WORK REQUIRED> Your answer must match the entries below word for word.

MATERIAL FOR THIS EXERCISE>
# # # # #

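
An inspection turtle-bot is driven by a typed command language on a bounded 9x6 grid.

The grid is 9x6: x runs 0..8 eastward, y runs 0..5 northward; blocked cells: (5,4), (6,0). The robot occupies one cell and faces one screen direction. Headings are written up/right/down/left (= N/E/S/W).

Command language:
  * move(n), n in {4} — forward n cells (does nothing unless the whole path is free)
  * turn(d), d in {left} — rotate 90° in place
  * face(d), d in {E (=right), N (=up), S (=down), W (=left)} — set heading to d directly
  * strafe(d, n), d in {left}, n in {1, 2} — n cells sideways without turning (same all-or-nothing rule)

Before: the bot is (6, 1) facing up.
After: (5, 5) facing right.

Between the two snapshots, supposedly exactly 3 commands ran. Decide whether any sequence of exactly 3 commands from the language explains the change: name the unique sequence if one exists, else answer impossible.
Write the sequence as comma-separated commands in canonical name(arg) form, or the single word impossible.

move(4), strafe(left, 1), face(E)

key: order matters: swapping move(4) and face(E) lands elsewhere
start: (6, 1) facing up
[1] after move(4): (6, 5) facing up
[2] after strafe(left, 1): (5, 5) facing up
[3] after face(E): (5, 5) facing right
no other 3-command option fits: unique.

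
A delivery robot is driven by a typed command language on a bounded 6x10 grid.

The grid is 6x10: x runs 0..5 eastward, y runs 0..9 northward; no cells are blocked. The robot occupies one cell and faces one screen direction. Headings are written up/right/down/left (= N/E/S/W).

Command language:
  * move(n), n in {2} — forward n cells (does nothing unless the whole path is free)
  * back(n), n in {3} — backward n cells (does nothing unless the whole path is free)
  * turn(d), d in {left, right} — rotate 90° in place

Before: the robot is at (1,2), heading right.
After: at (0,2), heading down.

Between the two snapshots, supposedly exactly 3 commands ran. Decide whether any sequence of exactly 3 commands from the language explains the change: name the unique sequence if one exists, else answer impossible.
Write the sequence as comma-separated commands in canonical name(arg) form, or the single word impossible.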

# # # # #

RESPONSE FOR THIS EXERCISE>
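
An inspection turtle-bot is driven by a typed command language on a bounded 9x6 grid.

The grid is 9x6: x runs 0..8 eastward, y runs 0..5 northward; blocked cells: (5,4), (6,0). The robot occupies one cell and faces one screen direction. Headings are written up/right/down/left (= N/E/S/W).

Command language:
  * move(n), n in {4} — forward n cells (does nothing unless the whole path is free)
  * turn(d), d in {left} — rotate 90° in place
  * face(d), d in {E (=right), N (=up), S (=down), W (=left)} — set heading to d directly
  * strafe(d, n), d in {left}, n in {1, 2} — n cells sideways without turning (same all-or-nothing rule)

Before: the bot is (6, 1) facing up.
After: (5, 5) facing right.

Between the two snapshots, supposedly exactly 3 commands ran. Decide whether any sequence of exactly 3 commands from the language explains the change: name the unique sequence if one exists, else answer impossible.
Write the sequence as comma-separated commands in canonical name(arg) form, or the single word impossible.

move(4), strafe(left, 1), face(E)

key: order matters: swapping move(4) and face(E) lands elsewhere
start: (6, 1) facing up
[1] after move(4): (6, 5) facing up
[2] after strafe(left, 1): (5, 5) facing up
[3] after face(E): (5, 5) facing right
no other 3-command option fits: unique.

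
A delivery robot is driven by a typed command language on a bounded 6x10 grid.

The grid is 6x10: x runs 0..5 eastward, y runs 0..9 northward; no cells are blocked. The robot occupies one cell and faces one screen direction. Headings are written up/right/down/left (= N/E/S/W).

Command language:
  * move(n), n in {2} — forward n cells (does nothing unless the whole path is free)
  * back(n), n in {3} — backward n cells (does nothing unless the whole path is free)
  * turn(d), d in {left, right} — rotate 90° in place

Before: the robot is at (1,2), heading right.
After: at (0,2), heading down.

Between the two snapshots, supposedly exactly 3 commands ran. Decide whether any sequence of exactly 3 commands from the language explains the change: name the unique sequence if one exists, else answer impossible.
Write the sequence as comma-separated commands in canonical name(arg) form, or the single word impossible.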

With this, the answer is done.